[Stored data]
══════════
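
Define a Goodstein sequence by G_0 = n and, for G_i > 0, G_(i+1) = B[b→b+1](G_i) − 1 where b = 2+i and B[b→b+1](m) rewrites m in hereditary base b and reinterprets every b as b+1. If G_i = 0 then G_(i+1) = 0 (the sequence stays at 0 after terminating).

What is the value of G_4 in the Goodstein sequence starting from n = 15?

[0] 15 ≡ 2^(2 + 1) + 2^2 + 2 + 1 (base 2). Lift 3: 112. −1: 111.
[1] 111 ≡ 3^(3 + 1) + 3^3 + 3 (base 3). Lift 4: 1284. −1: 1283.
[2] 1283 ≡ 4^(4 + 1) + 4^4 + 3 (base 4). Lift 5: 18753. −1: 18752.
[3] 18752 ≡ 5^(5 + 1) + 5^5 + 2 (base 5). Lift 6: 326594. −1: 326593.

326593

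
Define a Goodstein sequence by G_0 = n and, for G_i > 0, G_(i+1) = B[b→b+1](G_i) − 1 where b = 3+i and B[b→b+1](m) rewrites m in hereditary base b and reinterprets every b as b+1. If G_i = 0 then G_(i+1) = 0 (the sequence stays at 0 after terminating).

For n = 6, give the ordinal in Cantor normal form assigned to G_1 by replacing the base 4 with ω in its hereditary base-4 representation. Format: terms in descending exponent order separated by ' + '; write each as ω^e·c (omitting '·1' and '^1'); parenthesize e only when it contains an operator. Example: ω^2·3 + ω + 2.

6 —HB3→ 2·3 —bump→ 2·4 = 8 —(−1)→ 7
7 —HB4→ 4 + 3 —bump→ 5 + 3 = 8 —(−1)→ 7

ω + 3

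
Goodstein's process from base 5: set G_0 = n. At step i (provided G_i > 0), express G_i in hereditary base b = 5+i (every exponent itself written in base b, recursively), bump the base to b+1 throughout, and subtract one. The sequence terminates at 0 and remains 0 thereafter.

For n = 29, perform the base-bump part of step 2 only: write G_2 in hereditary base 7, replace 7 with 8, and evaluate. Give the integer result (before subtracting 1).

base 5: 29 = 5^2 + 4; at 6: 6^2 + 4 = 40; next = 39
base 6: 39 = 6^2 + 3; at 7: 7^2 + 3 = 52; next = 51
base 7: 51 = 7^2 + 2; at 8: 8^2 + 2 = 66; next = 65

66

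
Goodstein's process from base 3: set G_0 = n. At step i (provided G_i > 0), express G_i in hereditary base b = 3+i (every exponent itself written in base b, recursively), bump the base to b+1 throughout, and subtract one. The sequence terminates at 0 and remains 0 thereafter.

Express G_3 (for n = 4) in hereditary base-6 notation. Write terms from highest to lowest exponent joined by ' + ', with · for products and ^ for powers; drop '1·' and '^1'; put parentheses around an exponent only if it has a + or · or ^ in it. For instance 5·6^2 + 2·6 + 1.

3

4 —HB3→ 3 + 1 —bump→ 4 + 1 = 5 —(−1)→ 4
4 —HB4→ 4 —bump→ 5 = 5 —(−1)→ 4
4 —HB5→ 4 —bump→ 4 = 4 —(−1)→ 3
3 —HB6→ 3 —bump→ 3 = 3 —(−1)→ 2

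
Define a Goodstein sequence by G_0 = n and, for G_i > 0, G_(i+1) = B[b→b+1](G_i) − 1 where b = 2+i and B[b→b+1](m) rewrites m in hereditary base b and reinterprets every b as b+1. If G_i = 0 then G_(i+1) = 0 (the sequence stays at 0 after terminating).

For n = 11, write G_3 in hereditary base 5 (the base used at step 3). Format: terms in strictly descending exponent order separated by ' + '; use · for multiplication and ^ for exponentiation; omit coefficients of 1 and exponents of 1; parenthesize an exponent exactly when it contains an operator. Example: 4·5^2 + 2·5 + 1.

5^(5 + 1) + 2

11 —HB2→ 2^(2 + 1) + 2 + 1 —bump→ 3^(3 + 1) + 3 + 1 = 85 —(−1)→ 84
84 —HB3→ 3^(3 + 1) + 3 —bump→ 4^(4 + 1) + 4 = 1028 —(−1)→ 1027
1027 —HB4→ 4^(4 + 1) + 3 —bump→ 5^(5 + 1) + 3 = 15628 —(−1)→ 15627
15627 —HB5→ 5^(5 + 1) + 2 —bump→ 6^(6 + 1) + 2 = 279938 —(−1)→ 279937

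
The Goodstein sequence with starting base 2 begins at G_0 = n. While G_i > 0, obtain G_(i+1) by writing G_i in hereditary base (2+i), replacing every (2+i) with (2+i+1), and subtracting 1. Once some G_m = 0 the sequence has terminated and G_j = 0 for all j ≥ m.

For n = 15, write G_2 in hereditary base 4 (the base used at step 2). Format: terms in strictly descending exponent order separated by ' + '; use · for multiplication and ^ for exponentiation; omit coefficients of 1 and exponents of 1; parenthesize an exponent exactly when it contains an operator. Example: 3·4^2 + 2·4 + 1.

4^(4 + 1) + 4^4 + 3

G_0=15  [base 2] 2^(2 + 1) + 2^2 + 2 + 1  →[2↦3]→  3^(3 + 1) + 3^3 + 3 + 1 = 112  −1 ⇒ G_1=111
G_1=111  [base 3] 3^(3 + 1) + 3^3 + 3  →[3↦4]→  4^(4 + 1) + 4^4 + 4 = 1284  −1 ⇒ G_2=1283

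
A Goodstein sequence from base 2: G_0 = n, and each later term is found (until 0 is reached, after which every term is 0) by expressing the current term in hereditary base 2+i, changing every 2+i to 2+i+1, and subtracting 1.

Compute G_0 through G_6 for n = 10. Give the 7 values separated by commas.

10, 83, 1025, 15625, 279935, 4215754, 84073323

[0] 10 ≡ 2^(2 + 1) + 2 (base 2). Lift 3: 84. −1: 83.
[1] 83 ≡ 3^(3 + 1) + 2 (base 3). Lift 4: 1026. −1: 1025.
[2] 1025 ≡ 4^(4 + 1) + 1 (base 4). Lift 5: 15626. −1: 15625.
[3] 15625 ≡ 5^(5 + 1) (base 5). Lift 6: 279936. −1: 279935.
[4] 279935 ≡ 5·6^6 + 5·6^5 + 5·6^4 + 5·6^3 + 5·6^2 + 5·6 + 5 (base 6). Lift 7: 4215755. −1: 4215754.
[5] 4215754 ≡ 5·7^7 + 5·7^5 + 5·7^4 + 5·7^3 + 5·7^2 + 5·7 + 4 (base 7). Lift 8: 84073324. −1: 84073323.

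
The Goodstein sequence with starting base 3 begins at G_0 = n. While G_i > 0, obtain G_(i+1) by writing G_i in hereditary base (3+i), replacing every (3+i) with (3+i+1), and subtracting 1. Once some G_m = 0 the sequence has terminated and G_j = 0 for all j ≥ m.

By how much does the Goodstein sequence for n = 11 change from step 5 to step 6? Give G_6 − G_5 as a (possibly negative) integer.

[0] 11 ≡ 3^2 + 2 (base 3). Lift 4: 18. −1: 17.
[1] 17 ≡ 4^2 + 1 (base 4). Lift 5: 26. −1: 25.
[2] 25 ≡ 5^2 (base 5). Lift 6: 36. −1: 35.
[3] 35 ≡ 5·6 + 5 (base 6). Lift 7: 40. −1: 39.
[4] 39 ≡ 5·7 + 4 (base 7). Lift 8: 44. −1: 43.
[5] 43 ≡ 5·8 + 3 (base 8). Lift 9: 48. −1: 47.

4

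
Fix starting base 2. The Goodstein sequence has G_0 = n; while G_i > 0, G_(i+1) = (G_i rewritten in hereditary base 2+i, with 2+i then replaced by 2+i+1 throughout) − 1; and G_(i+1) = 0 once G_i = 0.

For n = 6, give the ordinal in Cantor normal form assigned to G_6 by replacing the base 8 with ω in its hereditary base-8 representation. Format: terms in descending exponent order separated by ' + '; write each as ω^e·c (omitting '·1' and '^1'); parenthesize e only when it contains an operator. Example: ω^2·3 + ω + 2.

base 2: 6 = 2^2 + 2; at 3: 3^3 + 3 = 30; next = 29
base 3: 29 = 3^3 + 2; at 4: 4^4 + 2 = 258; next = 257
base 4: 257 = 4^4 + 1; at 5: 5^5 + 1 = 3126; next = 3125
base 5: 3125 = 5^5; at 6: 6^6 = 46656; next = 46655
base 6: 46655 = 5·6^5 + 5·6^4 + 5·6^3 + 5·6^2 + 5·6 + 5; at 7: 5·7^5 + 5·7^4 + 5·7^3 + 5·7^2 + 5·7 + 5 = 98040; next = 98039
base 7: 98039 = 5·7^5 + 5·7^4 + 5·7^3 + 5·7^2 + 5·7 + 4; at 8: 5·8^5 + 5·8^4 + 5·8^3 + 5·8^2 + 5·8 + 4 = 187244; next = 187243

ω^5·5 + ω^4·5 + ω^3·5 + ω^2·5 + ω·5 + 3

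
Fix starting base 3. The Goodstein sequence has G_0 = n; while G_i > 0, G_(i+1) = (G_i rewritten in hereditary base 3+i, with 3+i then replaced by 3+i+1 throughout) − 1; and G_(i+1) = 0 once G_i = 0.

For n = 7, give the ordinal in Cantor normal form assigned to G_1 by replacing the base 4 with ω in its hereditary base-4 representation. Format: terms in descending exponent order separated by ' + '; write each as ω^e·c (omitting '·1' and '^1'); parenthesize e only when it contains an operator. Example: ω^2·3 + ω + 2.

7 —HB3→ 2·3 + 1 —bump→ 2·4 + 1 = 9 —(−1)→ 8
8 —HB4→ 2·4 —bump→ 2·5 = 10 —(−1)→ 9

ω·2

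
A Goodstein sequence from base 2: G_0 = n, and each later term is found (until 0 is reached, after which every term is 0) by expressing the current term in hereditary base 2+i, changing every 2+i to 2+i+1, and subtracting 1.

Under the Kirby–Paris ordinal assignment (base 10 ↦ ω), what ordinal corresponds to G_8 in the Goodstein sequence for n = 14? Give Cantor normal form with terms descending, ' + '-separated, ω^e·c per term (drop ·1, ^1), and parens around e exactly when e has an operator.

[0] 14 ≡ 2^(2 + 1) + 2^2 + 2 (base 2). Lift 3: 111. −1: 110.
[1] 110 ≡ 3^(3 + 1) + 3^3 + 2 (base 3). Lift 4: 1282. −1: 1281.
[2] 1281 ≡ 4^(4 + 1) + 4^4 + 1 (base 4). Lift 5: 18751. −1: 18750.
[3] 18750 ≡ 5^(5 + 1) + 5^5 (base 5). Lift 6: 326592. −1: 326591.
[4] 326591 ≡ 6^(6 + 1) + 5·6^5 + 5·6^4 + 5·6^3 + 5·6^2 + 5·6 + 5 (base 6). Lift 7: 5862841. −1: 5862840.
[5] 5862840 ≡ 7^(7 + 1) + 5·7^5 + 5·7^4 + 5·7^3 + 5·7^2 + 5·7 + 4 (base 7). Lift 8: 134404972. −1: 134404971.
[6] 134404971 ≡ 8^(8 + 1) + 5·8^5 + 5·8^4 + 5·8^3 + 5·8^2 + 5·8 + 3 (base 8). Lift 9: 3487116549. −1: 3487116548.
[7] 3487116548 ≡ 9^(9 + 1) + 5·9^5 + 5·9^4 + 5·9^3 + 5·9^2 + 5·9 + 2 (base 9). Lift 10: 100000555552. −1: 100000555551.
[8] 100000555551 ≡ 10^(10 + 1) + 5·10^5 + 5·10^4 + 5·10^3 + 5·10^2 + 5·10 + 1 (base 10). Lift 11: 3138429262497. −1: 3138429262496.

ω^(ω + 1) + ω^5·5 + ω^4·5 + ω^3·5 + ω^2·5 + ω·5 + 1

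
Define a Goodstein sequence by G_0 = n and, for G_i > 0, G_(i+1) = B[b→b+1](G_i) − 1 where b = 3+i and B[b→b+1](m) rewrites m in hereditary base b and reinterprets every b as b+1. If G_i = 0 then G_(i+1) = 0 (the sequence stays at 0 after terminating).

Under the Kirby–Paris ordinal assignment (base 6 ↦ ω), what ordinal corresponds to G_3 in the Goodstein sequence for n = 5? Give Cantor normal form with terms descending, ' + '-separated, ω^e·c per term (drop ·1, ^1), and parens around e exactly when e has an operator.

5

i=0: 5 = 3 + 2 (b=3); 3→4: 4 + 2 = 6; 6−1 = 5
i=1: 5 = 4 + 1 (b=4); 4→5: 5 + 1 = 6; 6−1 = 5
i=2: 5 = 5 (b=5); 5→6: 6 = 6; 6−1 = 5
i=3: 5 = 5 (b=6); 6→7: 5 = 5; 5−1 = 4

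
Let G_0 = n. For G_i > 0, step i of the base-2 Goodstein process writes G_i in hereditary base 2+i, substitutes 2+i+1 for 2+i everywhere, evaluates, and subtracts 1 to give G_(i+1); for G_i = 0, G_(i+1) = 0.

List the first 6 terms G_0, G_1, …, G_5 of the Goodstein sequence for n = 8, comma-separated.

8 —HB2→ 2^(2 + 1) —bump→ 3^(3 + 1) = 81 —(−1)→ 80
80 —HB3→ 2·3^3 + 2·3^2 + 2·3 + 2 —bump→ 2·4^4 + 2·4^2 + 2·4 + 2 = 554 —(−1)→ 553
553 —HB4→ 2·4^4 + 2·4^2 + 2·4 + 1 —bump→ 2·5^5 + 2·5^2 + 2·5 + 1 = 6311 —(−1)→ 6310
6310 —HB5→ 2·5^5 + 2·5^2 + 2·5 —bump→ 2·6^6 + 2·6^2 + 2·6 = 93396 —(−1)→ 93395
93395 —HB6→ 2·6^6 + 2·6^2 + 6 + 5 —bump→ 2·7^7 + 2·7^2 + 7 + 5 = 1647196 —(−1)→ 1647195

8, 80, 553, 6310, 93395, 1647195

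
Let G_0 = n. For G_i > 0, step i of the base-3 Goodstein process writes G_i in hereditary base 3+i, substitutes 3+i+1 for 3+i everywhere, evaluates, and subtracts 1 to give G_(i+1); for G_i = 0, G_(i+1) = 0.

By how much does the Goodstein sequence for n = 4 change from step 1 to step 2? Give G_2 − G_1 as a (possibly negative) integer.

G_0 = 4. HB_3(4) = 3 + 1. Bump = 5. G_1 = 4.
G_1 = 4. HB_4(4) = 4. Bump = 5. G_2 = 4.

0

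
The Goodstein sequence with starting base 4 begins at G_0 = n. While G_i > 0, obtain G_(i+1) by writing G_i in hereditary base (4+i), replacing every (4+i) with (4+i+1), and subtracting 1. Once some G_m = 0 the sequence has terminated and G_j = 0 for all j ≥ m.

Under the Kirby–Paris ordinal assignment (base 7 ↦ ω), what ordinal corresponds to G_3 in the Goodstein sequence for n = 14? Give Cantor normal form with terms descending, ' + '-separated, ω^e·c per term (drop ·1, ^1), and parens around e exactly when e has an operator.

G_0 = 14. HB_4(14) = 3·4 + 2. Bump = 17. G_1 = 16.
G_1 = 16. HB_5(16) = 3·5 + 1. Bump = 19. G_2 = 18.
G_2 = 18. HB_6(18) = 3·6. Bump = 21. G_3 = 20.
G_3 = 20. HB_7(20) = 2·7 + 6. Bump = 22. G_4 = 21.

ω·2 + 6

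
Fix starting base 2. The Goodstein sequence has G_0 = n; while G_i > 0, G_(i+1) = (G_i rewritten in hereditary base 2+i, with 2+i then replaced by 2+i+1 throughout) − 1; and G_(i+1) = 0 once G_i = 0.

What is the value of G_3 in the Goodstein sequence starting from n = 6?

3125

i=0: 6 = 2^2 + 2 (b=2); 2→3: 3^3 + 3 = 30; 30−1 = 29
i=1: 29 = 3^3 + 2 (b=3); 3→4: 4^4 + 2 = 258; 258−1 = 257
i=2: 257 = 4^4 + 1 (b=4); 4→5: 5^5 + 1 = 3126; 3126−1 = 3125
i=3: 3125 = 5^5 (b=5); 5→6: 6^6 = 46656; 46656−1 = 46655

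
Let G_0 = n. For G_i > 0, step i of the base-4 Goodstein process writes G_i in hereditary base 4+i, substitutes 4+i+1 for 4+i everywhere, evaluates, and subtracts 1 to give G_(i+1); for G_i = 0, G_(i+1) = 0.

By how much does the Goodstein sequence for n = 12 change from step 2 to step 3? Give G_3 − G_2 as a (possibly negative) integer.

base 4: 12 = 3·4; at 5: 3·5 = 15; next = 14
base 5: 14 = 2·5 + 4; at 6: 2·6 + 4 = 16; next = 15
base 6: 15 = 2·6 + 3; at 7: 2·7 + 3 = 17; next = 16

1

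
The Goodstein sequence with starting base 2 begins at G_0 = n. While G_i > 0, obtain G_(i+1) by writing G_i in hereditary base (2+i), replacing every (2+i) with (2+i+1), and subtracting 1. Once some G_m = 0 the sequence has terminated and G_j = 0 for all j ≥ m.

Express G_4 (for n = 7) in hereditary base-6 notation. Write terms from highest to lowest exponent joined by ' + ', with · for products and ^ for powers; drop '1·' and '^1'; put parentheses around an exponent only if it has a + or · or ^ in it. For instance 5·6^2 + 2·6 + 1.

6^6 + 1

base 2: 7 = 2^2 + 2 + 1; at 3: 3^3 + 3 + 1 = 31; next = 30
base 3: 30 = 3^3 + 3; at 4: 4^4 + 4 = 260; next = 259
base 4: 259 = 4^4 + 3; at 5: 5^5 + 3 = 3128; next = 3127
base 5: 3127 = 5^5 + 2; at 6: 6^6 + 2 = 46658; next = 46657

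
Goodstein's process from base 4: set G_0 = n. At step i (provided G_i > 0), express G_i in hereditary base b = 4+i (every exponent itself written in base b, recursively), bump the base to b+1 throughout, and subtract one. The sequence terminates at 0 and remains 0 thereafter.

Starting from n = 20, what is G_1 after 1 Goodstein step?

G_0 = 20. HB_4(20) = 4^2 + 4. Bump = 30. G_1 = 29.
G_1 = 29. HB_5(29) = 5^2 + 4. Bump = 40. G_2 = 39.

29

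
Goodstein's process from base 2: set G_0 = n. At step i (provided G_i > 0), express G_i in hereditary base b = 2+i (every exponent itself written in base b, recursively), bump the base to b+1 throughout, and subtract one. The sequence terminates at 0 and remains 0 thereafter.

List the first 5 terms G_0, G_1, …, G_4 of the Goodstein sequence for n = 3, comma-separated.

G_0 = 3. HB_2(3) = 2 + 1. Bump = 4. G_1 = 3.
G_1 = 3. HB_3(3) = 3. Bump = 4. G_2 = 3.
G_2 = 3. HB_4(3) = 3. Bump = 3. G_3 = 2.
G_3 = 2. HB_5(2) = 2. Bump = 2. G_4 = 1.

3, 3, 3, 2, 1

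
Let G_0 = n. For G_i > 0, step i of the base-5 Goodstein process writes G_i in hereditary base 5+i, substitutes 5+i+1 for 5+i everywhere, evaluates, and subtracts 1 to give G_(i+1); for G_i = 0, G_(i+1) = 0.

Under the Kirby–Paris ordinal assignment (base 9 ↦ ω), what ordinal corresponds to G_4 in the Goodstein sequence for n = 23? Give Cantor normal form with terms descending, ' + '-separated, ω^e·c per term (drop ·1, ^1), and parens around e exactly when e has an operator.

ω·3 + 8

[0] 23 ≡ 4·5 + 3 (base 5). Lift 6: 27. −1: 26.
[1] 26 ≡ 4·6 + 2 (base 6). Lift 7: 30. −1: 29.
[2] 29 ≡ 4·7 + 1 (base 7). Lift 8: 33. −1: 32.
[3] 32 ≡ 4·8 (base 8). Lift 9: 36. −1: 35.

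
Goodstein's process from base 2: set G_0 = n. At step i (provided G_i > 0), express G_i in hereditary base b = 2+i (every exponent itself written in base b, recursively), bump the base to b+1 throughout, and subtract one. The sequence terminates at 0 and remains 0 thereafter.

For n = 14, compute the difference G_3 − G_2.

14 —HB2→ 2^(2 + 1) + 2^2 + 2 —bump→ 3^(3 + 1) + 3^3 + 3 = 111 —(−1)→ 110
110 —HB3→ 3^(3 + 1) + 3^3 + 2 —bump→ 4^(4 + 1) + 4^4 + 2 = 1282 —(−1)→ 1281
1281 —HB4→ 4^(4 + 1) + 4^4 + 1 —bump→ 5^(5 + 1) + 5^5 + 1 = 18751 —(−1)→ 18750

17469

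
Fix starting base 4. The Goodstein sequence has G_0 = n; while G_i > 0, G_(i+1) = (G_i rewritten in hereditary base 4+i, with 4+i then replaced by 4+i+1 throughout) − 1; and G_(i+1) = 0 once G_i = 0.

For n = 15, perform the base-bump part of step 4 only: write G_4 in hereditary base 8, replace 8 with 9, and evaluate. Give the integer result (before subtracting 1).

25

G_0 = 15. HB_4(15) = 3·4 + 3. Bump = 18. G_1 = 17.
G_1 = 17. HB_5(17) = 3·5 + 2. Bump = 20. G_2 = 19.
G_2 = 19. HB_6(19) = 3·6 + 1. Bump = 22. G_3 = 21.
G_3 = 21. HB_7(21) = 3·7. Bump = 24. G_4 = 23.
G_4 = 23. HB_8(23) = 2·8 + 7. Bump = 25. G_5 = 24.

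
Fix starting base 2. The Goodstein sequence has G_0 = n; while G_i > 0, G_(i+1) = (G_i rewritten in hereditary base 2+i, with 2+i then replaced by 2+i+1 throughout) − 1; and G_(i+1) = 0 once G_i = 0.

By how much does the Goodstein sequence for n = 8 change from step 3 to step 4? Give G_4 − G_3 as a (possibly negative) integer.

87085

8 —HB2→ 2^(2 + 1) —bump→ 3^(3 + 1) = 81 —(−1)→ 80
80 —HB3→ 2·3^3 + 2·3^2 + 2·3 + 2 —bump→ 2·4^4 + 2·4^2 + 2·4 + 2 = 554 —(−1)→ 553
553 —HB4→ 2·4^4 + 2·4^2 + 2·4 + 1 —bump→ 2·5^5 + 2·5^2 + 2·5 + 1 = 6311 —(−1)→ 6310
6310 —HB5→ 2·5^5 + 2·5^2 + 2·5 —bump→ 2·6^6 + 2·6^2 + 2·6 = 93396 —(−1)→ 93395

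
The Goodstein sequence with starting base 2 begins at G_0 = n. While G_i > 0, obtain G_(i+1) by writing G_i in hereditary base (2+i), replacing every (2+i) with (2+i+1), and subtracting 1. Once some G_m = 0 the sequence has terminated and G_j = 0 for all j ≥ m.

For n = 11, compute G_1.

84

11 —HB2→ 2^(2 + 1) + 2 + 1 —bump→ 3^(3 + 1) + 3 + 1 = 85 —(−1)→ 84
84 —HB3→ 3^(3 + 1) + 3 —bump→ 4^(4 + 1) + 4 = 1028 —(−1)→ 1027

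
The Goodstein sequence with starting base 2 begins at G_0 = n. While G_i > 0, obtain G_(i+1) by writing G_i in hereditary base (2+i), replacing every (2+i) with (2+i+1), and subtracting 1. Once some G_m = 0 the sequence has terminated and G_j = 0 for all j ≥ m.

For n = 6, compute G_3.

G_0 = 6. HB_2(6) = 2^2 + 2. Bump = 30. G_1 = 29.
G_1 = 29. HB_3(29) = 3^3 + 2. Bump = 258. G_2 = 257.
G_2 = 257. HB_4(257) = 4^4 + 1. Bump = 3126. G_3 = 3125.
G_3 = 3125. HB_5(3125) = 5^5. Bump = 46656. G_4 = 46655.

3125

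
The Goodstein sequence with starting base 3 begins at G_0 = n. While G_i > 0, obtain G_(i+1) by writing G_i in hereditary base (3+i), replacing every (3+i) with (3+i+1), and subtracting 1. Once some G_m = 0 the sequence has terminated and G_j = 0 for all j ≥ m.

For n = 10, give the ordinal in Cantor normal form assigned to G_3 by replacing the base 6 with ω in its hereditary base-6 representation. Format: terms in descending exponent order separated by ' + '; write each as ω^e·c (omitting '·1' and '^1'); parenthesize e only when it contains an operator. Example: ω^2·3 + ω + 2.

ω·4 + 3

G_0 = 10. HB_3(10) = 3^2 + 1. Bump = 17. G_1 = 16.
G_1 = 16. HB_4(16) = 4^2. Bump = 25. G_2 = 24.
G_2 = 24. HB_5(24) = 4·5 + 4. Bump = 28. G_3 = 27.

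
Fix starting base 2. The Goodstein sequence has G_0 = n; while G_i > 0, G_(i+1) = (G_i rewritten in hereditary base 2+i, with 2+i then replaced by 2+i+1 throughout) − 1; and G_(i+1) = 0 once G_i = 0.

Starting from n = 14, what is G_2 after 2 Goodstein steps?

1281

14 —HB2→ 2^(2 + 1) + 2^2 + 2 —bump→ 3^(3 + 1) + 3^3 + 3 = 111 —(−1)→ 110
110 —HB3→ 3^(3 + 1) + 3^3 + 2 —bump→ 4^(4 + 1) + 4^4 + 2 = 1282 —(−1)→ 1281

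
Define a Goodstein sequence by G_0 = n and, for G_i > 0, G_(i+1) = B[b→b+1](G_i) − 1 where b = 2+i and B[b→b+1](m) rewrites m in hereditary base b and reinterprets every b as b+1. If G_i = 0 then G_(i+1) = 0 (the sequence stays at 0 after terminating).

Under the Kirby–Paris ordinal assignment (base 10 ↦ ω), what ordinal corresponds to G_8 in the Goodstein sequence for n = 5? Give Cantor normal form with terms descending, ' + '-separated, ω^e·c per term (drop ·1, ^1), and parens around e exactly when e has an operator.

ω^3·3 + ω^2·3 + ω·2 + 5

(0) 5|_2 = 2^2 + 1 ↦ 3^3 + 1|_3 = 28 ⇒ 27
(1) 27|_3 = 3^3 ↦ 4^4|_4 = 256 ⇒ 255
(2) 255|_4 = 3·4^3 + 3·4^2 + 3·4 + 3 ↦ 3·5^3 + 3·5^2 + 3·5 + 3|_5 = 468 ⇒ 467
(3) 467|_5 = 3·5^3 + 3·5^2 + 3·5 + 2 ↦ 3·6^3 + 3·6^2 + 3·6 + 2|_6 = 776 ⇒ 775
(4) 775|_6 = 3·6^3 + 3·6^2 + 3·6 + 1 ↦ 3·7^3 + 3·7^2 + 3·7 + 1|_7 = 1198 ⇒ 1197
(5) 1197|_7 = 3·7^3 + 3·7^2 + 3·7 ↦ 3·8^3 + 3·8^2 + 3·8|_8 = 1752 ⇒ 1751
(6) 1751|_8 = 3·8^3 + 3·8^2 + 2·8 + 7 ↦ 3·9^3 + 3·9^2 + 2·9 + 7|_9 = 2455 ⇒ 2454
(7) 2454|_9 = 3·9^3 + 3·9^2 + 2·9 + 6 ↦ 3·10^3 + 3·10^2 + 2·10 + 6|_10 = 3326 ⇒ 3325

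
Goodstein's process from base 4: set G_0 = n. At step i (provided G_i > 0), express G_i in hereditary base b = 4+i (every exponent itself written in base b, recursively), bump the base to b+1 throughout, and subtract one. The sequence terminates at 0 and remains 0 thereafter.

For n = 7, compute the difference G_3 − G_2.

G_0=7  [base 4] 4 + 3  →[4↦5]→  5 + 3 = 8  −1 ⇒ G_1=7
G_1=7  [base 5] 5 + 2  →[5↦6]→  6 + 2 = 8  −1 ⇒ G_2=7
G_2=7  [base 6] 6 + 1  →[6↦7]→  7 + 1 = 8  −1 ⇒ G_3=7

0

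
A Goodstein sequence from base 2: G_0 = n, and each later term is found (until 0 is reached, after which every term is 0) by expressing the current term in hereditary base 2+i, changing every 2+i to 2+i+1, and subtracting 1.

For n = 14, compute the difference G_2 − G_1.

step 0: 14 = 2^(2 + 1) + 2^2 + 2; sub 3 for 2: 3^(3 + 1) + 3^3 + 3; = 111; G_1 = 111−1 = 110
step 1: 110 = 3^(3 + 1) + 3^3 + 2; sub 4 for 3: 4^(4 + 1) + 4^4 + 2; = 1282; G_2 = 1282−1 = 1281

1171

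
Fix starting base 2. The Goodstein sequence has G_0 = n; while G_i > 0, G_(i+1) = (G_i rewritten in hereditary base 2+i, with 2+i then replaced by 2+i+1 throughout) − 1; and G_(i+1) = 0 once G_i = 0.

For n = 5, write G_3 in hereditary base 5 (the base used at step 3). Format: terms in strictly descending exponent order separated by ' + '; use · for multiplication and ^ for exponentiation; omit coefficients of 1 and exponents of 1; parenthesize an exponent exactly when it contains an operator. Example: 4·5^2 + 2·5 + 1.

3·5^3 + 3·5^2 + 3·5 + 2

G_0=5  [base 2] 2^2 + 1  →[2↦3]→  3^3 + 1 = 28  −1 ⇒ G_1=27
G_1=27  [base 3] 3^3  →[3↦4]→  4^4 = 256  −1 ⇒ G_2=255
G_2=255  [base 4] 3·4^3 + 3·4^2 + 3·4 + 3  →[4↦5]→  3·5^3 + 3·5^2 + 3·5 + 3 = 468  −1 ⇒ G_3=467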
══════════
» Exercise prompt:
All lines above holding the word "evaluates" make up the answer; copy each one.

» Exercise result:
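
Let G_0 = n. For G_i > 0, step i of the base-2 Goodstein process writes G_i in hereditary base 2+i, substitutes 2+i+1 for 2+i everywhere, evaluates, and subtracts 1 to give G_(i+1); for G_i = 0, G_(i+1) = 0.
Let G_0 = n. For G_i > 0, step i of the base-3 Goodstein process writes G_i in hereditary base 3+i, substitutes 3+i+1 for 3+i everywhere, evaluates, and subtracts 1 to give G_(i+1); for G_i = 0, G_(i+1) = 0.
Let G_0 = n. For G_i > 0, step i of the base-4 Goodstein process writes G_i in hereditary base 4+i, substitutes 4+i+1 for 4+i everywhere, evaluates, and subtracts 1 to give G_(i+1); for G_i = 0, G_(i+1) = 0.
Let G_0 = n. For G_i > 0, step i of the base-5 Goodstein process writes G_i in hereditary base 5+i, substitutes 5+i+1 for 5+i everywhere, evaluates, and subtracts 1 to give G_(i+1); for G_i = 0, G_(i+1) = 0.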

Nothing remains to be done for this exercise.